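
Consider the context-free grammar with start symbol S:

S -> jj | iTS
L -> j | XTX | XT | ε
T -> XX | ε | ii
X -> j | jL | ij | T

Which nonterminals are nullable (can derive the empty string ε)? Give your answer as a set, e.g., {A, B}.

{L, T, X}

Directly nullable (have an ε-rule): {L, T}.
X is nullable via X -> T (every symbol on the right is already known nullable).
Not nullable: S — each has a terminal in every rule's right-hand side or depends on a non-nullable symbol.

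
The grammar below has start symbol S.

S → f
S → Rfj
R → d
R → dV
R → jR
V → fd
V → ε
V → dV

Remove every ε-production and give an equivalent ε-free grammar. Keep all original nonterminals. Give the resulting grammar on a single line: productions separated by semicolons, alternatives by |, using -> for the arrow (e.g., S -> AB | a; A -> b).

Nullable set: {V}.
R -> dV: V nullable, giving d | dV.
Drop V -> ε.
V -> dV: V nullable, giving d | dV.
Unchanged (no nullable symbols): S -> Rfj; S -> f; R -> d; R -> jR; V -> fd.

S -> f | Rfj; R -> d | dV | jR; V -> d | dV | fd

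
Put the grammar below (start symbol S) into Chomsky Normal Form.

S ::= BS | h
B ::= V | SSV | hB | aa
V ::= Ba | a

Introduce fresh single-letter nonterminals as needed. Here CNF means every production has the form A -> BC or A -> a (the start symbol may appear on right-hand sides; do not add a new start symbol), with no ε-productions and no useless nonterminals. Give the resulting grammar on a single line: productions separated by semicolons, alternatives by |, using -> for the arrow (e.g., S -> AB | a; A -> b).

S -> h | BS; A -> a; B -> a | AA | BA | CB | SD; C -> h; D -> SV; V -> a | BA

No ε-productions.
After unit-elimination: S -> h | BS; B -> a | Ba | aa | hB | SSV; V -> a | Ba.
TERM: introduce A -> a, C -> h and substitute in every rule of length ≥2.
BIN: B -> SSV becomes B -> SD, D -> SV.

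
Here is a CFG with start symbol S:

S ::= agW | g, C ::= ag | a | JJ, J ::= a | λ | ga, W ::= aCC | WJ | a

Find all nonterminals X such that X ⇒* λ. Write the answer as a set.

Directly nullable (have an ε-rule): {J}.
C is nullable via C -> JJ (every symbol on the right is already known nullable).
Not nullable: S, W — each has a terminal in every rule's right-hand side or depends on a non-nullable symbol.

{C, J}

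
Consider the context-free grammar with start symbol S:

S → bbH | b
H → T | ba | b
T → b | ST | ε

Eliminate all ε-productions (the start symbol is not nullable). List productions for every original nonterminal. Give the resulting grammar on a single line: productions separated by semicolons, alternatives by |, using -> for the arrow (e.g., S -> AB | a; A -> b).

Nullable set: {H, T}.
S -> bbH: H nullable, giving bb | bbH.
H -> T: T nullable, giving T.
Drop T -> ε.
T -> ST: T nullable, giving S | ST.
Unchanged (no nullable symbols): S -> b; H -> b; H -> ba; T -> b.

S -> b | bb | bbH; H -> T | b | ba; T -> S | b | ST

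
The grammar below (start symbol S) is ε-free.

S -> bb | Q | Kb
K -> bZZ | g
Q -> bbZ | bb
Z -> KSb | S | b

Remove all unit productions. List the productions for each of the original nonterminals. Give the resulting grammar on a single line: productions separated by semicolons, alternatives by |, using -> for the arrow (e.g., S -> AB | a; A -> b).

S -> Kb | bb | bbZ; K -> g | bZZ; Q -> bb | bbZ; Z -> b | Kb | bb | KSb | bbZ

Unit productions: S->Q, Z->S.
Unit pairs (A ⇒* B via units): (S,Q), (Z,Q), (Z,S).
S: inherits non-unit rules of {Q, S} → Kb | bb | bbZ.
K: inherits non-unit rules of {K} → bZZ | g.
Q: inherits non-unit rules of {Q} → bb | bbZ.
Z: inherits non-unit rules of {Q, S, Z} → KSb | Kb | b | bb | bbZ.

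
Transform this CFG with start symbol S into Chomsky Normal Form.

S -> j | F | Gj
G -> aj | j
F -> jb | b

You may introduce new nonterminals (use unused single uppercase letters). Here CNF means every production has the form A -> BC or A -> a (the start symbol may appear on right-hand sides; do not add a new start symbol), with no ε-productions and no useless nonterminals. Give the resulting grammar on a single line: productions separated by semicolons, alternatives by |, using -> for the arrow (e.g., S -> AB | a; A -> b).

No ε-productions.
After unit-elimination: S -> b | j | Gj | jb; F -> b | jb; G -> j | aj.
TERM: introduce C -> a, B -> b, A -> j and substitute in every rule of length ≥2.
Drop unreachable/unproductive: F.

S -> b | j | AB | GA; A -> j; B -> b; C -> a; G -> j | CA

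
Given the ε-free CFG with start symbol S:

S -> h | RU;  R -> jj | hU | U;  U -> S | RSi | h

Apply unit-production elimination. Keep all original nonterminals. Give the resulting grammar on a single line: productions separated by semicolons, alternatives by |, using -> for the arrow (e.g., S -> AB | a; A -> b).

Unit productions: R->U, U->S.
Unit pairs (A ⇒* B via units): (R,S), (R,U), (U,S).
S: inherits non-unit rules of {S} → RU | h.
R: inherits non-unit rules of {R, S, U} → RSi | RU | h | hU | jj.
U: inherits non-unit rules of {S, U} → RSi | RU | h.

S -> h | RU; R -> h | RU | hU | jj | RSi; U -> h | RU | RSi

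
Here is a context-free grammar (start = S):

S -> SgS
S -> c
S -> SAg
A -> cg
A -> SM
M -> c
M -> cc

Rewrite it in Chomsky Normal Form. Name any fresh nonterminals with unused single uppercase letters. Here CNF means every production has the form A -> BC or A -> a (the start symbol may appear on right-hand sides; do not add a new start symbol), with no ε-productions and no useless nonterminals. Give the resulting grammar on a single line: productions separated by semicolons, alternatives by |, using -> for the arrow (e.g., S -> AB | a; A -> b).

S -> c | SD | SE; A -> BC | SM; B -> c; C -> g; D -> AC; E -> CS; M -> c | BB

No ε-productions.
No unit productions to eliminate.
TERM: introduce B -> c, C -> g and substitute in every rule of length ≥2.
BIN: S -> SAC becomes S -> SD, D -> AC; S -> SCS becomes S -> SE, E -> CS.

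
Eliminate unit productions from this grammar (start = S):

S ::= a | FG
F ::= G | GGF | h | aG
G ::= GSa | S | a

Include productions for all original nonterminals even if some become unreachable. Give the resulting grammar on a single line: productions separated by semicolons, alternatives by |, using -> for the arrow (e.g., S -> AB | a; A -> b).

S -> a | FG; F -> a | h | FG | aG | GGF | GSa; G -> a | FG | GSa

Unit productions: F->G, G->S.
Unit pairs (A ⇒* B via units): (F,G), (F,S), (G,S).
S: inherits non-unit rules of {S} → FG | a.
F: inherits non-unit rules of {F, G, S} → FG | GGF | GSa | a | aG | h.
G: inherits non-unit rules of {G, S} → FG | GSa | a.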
-*-*-
■ **PROBLEM**
Restate every entry exactly. Leave nothing out.

■ **RESULT FOR THIS TASK**
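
Consider the context-free grammar with start symbol S:

S -> jj | iTS
L -> j | XTX | XT | ε
T -> XX | ε | ii
X -> j | jL | ij | T

Which nonterminals are nullable (can derive the empty string ε)? Give your answer as a set, e.g., {A, B}.

{L, T, X}

Directly nullable (have an ε-rule): {L, T}.
X is nullable via X -> T (every symbol on the right is already known nullable).
Not nullable: S — each has a terminal in every rule's right-hand side or depends on a non-nullable symbol.

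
The grammar below has start symbol S.

S → f
S → Rfj
R → d
R → dV
R → jR
V → fd
V → ε
V → dV

Remove every ε-production and give an equivalent ε-free grammar. Keep all original nonterminals. Give the resulting grammar on a single line: productions separated by semicolons, alternatives by |, using -> for the arrow (e.g., S -> AB | a; A -> b).

Nullable set: {V}.
R -> dV: V nullable, giving d | dV.
Drop V -> ε.
V -> dV: V nullable, giving d | dV.
Unchanged (no nullable symbols): S -> Rfj; S -> f; R -> d; R -> jR; V -> fd.

S -> f | Rfj; R -> d | dV | jR; V -> d | dV | fd

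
Put the grammar below (start symbol S) into Chomsky Normal Form.

S ::= BS | h
B ::= V | SSV | hB | aa
V ::= Ba | a

Introduce fresh single-letter nonterminals as needed. Here CNF means every production has the form A -> BC or A -> a (the start symbol may appear on right-hand sides; do not add a new start symbol), with no ε-productions and no useless nonterminals. Give the resulting grammar on a single line: productions separated by semicolons, alternatives by |, using -> for the arrow (e.g., S -> AB | a; A -> b).

S -> h | BS; A -> a; B -> a | AA | BA | CB | SD; C -> h; D -> SV; V -> a | BA

No ε-productions.
After unit-elimination: S -> h | BS; B -> a | Ba | aa | hB | SSV; V -> a | Ba.
TERM: introduce A -> a, C -> h and substitute in every rule of length ≥2.
BIN: B -> SSV becomes B -> SD, D -> SV.

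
Here is a CFG with start symbol S:

S ::= agW | g, C ::= ag | a | JJ, J ::= a | λ | ga, W ::= aCC | WJ | a

Find all nonterminals X such that X ⇒* λ. Write the answer as a set.

Directly nullable (have an ε-rule): {J}.
C is nullable via C -> JJ (every symbol on the right is already known nullable).
Not nullable: S, W — each has a terminal in every rule's right-hand side or depends on a non-nullable symbol.

{C, J}

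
Consider the context-free grammar with start symbol S:

S → bbH | b
H → T | ba | b
T → b | ST | ε

Eliminate all ε-productions (the start symbol is not nullable). List productions for every original nonterminal. Give the resulting grammar on a single line: productions separated by semicolons, alternatives by |, using -> for the arrow (e.g., S -> AB | a; A -> b).

Nullable set: {H, T}.
S -> bbH: H nullable, giving bb | bbH.
H -> T: T nullable, giving T.
Drop T -> ε.
T -> ST: T nullable, giving S | ST.
Unchanged (no nullable symbols): S -> b; H -> b; H -> ba; T -> b.

S -> b | bb | bbH; H -> T | b | ba; T -> S | b | ST

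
The grammar below (start symbol S) is ε-free.

S -> bb | Q | Kb
K -> bZZ | g
Q -> bbZ | bb
Z -> KSb | S | b

Remove all unit productions. List the productions for each of the original nonterminals. Give the resulting grammar on a single line: productions separated by semicolons, alternatives by |, using -> for the arrow (e.g., S -> AB | a; A -> b).

S -> Kb | bb | bbZ; K -> g | bZZ; Q -> bb | bbZ; Z -> b | Kb | bb | KSb | bbZ

Unit productions: S->Q, Z->S.
Unit pairs (A ⇒* B via units): (S,Q), (Z,Q), (Z,S).
S: inherits non-unit rules of {Q, S} → Kb | bb | bbZ.
K: inherits non-unit rules of {K} → bZZ | g.
Q: inherits non-unit rules of {Q} → bb | bbZ.
Z: inherits non-unit rules of {Q, S, Z} → KSb | Kb | b | bb | bbZ.

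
Transform this CFG with start symbol S into Chomsky Normal Form.

S -> j | F | Gj
G -> aj | j
F -> jb | b

You may introduce new nonterminals (use unused single uppercase letters). Here CNF means every production has the form A -> BC or A -> a (the start symbol may appear on right-hand sides; do not add a new start symbol), with no ε-productions and no useless nonterminals. Give the resulting grammar on a single line: productions separated by semicolons, alternatives by |, using -> for the arrow (e.g., S -> AB | a; A -> b).

No ε-productions.
After unit-elimination: S -> b | j | Gj | jb; F -> b | jb; G -> j | aj.
TERM: introduce C -> a, B -> b, A -> j and substitute in every rule of length ≥2.
Drop unreachable/unproductive: F.

S -> b | j | AB | GA; A -> j; B -> b; C -> a; G -> j | CA

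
Given the ε-free CFG with start symbol S:

S -> h | RU;  R -> jj | hU | U;  U -> S | RSi | h

Apply unit-production elimination. Keep all original nonterminals. Give the resulting grammar on a single line: productions separated by semicolons, alternatives by |, using -> for the arrow (e.g., S -> AB | a; A -> b).

Unit productions: R->U, U->S.
Unit pairs (A ⇒* B via units): (R,S), (R,U), (U,S).
S: inherits non-unit rules of {S} → RU | h.
R: inherits non-unit rules of {R, S, U} → RSi | RU | h | hU | jj.
U: inherits non-unit rules of {S, U} → RSi | RU | h.

S -> h | RU; R -> h | RU | hU | jj | RSi; U -> h | RU | RSi

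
Here is a context-free grammar (start = S):

S -> SgS
S -> c
S -> SAg
A -> cg
A -> SM
M -> c
M -> cc

Rewrite it in Chomsky Normal Form. Name any fresh nonterminals with unused single uppercase letters. Here CNF means every production has the form A -> BC or A -> a (the start symbol may appear on right-hand sides; do not add a new start symbol), with no ε-productions and no useless nonterminals. Give the resulting grammar on a single line: productions separated by semicolons, alternatives by |, using -> for the arrow (e.g., S -> AB | a; A -> b).

S -> c | SD | SE; A -> BC | SM; B -> c; C -> g; D -> AC; E -> CS; M -> c | BB

No ε-productions.
No unit productions to eliminate.
TERM: introduce B -> c, C -> g and substitute in every rule of length ≥2.
BIN: S -> SAC becomes S -> SD, D -> AC; S -> SCS becomes S -> SE, E -> CS.

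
Eliminate unit productions from this grammar (start = S):

S ::= a | FG
F ::= G | GGF | h | aG
G ::= GSa | S | a

Include productions for all original nonterminals even if some become unreachable. Give the resulting grammar on a single line: productions separated by semicolons, alternatives by |, using -> for the arrow (e.g., S -> AB | a; A -> b).

S -> a | FG; F -> a | h | FG | aG | GGF | GSa; G -> a | FG | GSa

Unit productions: F->G, G->S.
Unit pairs (A ⇒* B via units): (F,G), (F,S), (G,S).
S: inherits non-unit rules of {S} → FG | a.
F: inherits non-unit rules of {F, G, S} → FG | GGF | GSa | a | aG | h.
G: inherits non-unit rules of {G, S} → FG | GSa | a.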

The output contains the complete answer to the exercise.